_Work order_
Please output every record exactly, keeping each line as it is.

•••

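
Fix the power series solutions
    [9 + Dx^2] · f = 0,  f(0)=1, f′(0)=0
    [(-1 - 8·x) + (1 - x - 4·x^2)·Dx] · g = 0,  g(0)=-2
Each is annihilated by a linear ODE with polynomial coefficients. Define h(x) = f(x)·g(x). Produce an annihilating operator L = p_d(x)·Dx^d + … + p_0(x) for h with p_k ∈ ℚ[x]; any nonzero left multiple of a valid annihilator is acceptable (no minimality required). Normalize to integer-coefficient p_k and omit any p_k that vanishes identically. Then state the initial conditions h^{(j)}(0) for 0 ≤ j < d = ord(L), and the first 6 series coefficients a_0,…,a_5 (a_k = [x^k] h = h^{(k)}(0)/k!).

f: a_k = 1, 0, -9/2, 0, 27/8, 0, …
g: a_k = -2, -2, -10, -18, -58, -130, …
L₀ := L_f ⊗_s L_g (sym. prod.), ord ≤ 2.
L = (-1 + 9·x + 36·x^2) + (2 + 16·x)·Dx + (-1 + x + 4·x^2)·Dx^2  (order 2).
h: a_k = -2, -2, -1, -9, -79/4, -223/4, …
ICs: h(0) = -2, h′(0) = -2.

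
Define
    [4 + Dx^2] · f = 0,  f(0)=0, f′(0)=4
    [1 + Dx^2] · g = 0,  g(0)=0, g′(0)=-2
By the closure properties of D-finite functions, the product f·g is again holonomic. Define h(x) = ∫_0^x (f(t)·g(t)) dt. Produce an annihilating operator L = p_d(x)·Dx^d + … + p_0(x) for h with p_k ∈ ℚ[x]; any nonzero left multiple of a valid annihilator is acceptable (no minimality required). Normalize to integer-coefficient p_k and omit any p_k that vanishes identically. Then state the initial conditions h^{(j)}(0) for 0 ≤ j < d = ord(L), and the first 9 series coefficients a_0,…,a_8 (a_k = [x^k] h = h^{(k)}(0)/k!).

f: a_k = 0, 4, 0, -8/3, 0, 8/15, 0, -16/315, 0, …
g: a_k = 0, -2, 0, 1/3, 0, -1/60, 0, 1/2520, 0, …
Sym-product of L_f,L_g gives L₀ (≤ ord 4).
∫: right-multiply L₀ by Dx.
L = 9·Dx + 10·Dx^3 + Dx^5  (order 5).
h: a_k = 0, 0, 0, -8/3, 0, 4/3, 0, -13/45, 0, …
ICs: h(0) = 0, h′(0) = 0, h′′(0) = 0, h′′′(0) = -16, h′′′′(0) = 0.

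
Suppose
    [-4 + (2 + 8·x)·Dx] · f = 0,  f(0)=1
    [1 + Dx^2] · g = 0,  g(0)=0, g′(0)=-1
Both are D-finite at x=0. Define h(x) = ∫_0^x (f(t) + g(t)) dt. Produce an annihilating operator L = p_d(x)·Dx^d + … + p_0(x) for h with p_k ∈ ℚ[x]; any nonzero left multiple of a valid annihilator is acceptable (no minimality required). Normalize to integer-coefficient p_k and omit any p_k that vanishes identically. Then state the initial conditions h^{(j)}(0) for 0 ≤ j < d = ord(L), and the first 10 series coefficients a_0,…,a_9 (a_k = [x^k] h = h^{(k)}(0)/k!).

L = (-26 - 16·x - 32·x^2)·Dx + (-3 - 4·x + 48·x^2 + 64·x^3)·Dx^2 + (-26 - 16·x - 32·x^2)·Dx^3 + (-3 - 4·x + 48·x^2 + 64·x^3)·Dx^4  (order 4).
h: a_k = 0, 1, 1/2, -2/3, 25/24, -2, 3359/720, -12, 1330561/40320, -286/3, …
ICs: h(0) = 0, h′(0) = 1, h′′(0) = 1, h′′′(0) = -4.

f: a_k = 1, 2, -2, 4, -10, 28, -84, 264, -858, 2860, …
g: a_k = 0, -1, 0, 1/6, 0, -1/120, 0, 1/5040, 0, -1/362880, …
f+g: L₀ = lclm(L_f,L_g), ord ≤ 1+2.
∫: right-multiply L₀ by Dx.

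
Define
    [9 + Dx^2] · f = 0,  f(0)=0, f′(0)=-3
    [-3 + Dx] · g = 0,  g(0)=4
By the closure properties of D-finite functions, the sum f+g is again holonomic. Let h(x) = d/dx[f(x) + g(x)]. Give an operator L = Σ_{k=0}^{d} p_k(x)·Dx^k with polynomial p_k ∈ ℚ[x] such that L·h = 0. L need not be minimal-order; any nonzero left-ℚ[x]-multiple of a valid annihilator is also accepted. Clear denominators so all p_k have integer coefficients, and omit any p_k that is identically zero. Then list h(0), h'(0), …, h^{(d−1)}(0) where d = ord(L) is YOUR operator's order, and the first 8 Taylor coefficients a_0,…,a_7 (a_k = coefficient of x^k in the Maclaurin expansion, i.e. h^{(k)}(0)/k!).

f: a_k = 0, -3, 0, 9/2, 0, -81/40, 0, 243/560, …
g: a_k = 4, 12, 18, 18, 27/2, 81/10, 81/20, 243/140, …
L₀ := lclm(L_f,L_g); ord L₀ ≤ 2+1.
Derive L from L₀ (diff closure).
L = 27 - 9·Dx + 3·Dx^2 - Dx^3  (order 3).
h: a_k = 9, 36, 135/2, 54, 243/8, 243/10, 243/16, 729/140, …
ICs: h(0) = 9, h′(0) = 36, h′′(0) = 135.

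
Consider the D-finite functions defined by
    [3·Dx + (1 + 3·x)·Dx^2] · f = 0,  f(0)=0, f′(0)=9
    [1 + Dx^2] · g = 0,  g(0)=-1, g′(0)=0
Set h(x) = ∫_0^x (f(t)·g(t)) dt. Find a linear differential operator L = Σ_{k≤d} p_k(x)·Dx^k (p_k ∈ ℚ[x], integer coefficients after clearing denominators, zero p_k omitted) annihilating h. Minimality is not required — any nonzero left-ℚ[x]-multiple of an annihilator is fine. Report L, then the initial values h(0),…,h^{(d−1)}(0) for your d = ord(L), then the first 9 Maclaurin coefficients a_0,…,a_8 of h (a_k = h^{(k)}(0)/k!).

L = (-203 - 222·x - 189·x^2 + 432·x^3 + 324·x^4)·Dx + (-84 - 108·x + 648·x^2 + 648·x^3)·Dx^2 + (-208 - 228·x - 54·x^2 + 864·x^3 + 648·x^4)·Dx^3 + (-84 - 108·x + 648·x^2 + 648·x^3)·Dx^4 + (-5 - 6·x + 135·x^2 + 432·x^3 + 324·x^4)·Dx^5  (order 5).
h: a_k = 0, 0, -9/2, 9/2, -45/8, 54/5, -1769/80, 765/16, -484679/4480, …
ICs: h(0) = 0, h′(0) = 0, h′′(0) = -9, h′′′(0) = 27, h′′′′(0) = -135.

f: a_k = 0, 9, -27/2, 27, -243/4, 729/5, -729/2, 6561/7, -19683/8, …
g: a_k = -1, 0, 1/2, 0, -1/24, 0, 1/720, 0, -1/40320, …
L₀ := L_f ⊗_s L_g (sym. prod.), ord ≤ 4.
Integrate: L := L₀·Dx.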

•••

_Solution to the exercise_
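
Fix the power series solutions
    [9 + Dx^2] · f = 0,  f(0)=1, f′(0)=0
    [(-1 - 8·x) + (1 - x - 4·x^2)·Dx] · g = 0,  g(0)=-2
Each is annihilated by a linear ODE with polynomial coefficients. Define h(x) = f(x)·g(x). Produce an annihilating operator L = p_d(x)·Dx^d + … + p_0(x) for h with p_k ∈ ℚ[x]; any nonzero left multiple of a valid annihilator is acceptable (no minimality required). Normalize to integer-coefficient p_k and omit any p_k that vanishes identically. Then state the initial conditions h^{(j)}(0) for 0 ≤ j < d = ord(L), and the first 6 series coefficients a_0,…,a_5 (a_k = [x^k] h = h^{(k)}(0)/k!).

f: a_k = 1, 0, -9/2, 0, 27/8, 0, …
g: a_k = -2, -2, -10, -18, -58, -130, …
L₀ := L_f ⊗_s L_g (sym. prod.), ord ≤ 2.
L = (-1 + 9·x + 36·x^2) + (2 + 16·x)·Dx + (-1 + x + 4·x^2)·Dx^2  (order 2).
h: a_k = -2, -2, -1, -9, -79/4, -223/4, …
ICs: h(0) = -2, h′(0) = -2.

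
Define
    [4 + Dx^2] · f = 0,  f(0)=0, f′(0)=4
    [1 + Dx^2] · g = 0,  g(0)=0, g′(0)=-2
By the closure properties of D-finite functions, the product f·g is again holonomic. Define h(x) = ∫_0^x (f(t)·g(t)) dt. Produce an annihilating operator L = p_d(x)·Dx^d + … + p_0(x) for h with p_k ∈ ℚ[x]; any nonzero left multiple of a valid annihilator is acceptable (no minimality required). Normalize to integer-coefficient p_k and omit any p_k that vanishes identically. Then state the initial conditions h^{(j)}(0) for 0 ≤ j < d = ord(L), and the first 9 series coefficients a_0,…,a_8 (a_k = [x^k] h = h^{(k)}(0)/k!).

f: a_k = 0, 4, 0, -8/3, 0, 8/15, 0, -16/315, 0, …
g: a_k = 0, -2, 0, 1/3, 0, -1/60, 0, 1/2520, 0, …
Sym-product of L_f,L_g gives L₀ (≤ ord 4).
∫: right-multiply L₀ by Dx.
L = 9·Dx + 10·Dx^3 + Dx^5  (order 5).
h: a_k = 0, 0, 0, -8/3, 0, 4/3, 0, -13/45, 0, …
ICs: h(0) = 0, h′(0) = 0, h′′(0) = 0, h′′′(0) = -16, h′′′′(0) = 0.

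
Suppose
    [-4 + (2 + 8·x)·Dx] · f = 0,  f(0)=1
    [1 + Dx^2] · g = 0,  g(0)=0, g′(0)=-1
Both are D-finite at x=0. Define h(x) = ∫_0^x (f(t) + g(t)) dt. Produce an annihilating operator L = p_d(x)·Dx^d + … + p_0(x) for h with p_k ∈ ℚ[x]; any nonzero left multiple of a valid annihilator is acceptable (no minimality required). Normalize to integer-coefficient p_k and omit any p_k that vanishes identically. Then state the initial conditions h^{(j)}(0) for 0 ≤ j < d = ord(L), and the first 10 series coefficients a_0,…,a_9 (a_k = [x^k] h = h^{(k)}(0)/k!).

L = (-26 - 16·x - 32·x^2)·Dx + (-3 - 4·x + 48·x^2 + 64·x^3)·Dx^2 + (-26 - 16·x - 32·x^2)·Dx^3 + (-3 - 4·x + 48·x^2 + 64·x^3)·Dx^4  (order 4).
h: a_k = 0, 1, 1/2, -2/3, 25/24, -2, 3359/720, -12, 1330561/40320, -286/3, …
ICs: h(0) = 0, h′(0) = 1, h′′(0) = 1, h′′′(0) = -4.

f: a_k = 1, 2, -2, 4, -10, 28, -84, 264, -858, 2860, …
g: a_k = 0, -1, 0, 1/6, 0, -1/120, 0, 1/5040, 0, -1/362880, …
f+g: L₀ = lclm(L_f,L_g), ord ≤ 1+2.
∫: right-multiply L₀ by Dx.

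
Define
    [9 + Dx^2] · f = 0,  f(0)=0, f′(0)=-3
    [-3 + Dx] · g = 0,  g(0)=4
By the closure properties of D-finite functions, the sum f+g is again holonomic. Let h(x) = d/dx[f(x) + g(x)]. Give an operator L = Σ_{k=0}^{d} p_k(x)·Dx^k with polynomial p_k ∈ ℚ[x] such that L·h = 0. L need not be minimal-order; any nonzero left-ℚ[x]-multiple of a valid annihilator is also accepted. Clear denominators so all p_k have integer coefficients, and omit any p_k that is identically zero. Then list h(0), h'(0), …, h^{(d−1)}(0) where d = ord(L) is YOUR operator's order, and the first 8 Taylor coefficients a_0,…,a_7 (a_k = coefficient of x^k in the Maclaurin expansion, i.e. h^{(k)}(0)/k!).

f: a_k = 0, -3, 0, 9/2, 0, -81/40, 0, 243/560, …
g: a_k = 4, 12, 18, 18, 27/2, 81/10, 81/20, 243/140, …
L₀ := lclm(L_f,L_g); ord L₀ ≤ 2+1.
Derive L from L₀ (diff closure).
L = 27 - 9·Dx + 3·Dx^2 - Dx^3  (order 3).
h: a_k = 9, 36, 135/2, 54, 243/8, 243/10, 243/16, 729/140, …
ICs: h(0) = 9, h′(0) = 36, h′′(0) = 135.

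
Consider the D-finite functions defined by
    [3·Dx + (1 + 3·x)·Dx^2] · f = 0,  f(0)=0, f′(0)=9
    [1 + Dx^2] · g = 0,  g(0)=-1, g′(0)=0
Set h(x) = ∫_0^x (f(t)·g(t)) dt. Find a linear differential operator L = Σ_{k≤d} p_k(x)·Dx^k (p_k ∈ ℚ[x], integer coefficients after clearing denominators, zero p_k omitted) annihilating h. Minimality is not required — any nonzero left-ℚ[x]-multiple of an annihilator is fine. Report L, then the initial values h(0),…,h^{(d−1)}(0) for your d = ord(L), then the first 9 Maclaurin coefficients a_0,…,a_8 of h (a_k = h^{(k)}(0)/k!).

L = (-203 - 222·x - 189·x^2 + 432·x^3 + 324·x^4)·Dx + (-84 - 108·x + 648·x^2 + 648·x^3)·Dx^2 + (-208 - 228·x - 54·x^2 + 864·x^3 + 648·x^4)·Dx^3 + (-84 - 108·x + 648·x^2 + 648·x^3)·Dx^4 + (-5 - 6·x + 135·x^2 + 432·x^3 + 324·x^4)·Dx^5  (order 5).
h: a_k = 0, 0, -9/2, 9/2, -45/8, 54/5, -1769/80, 765/16, -484679/4480, …
ICs: h(0) = 0, h′(0) = 0, h′′(0) = -9, h′′′(0) = 27, h′′′′(0) = -135.

f: a_k = 0, 9, -27/2, 27, -243/4, 729/5, -729/2, 6561/7, -19683/8, …
g: a_k = -1, 0, 1/2, 0, -1/24, 0, 1/720, 0, -1/40320, …
L₀ := L_f ⊗_s L_g (sym. prod.), ord ≤ 4.
Integrate: L := L₀·Dx.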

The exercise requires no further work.